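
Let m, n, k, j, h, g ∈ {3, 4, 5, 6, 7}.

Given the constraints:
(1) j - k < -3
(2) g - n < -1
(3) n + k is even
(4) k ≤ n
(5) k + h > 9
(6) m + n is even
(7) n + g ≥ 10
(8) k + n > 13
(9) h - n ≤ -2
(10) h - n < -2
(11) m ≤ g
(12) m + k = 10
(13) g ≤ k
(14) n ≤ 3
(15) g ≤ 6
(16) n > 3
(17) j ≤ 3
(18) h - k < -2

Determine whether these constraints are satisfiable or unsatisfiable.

From constraints 11 and 15: m ≤ g ≤ 6. From constraints 4 and 14: k ≤ n ≤ 3. Hence m + k ≤ 9. But constraint 12 requires m + k = 10, and 10 > 9. Contradiction.

Unsatisfiable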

**Task brief**.
The answer should contain every line of the data, unchanged.

**Answer for the task**.
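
Let m, n, k, j, h, g ∈ {3, 4, 5, 6, 7}.

Given the constraints:
(1) j - k < -3
(2) g - n < -1
(3) n + k is even
(4) k ≤ n
(5) k + h > 9
(6) m + n is even
(7) n + g ≥ 10
(8) k + n > 13
(9) h - n ≤ -2
(10) h - n < -2
(11) m ≤ g
(12) m + k = 10
(13) g ≤ k
(14) n ≤ 3
(15) g ≤ 6
(16) n > 3
(17) j ≤ 3
(18) h - k < -2

Determine whether these constraints are satisfiable or unsatisfiable.

From constraints 11 and 15: m ≤ g ≤ 6. From constraints 4 and 14: k ≤ n ≤ 3. Hence m + k ≤ 9. But constraint 12 requires m + k = 10, and 10 > 9. Contradiction.

Unsatisfiable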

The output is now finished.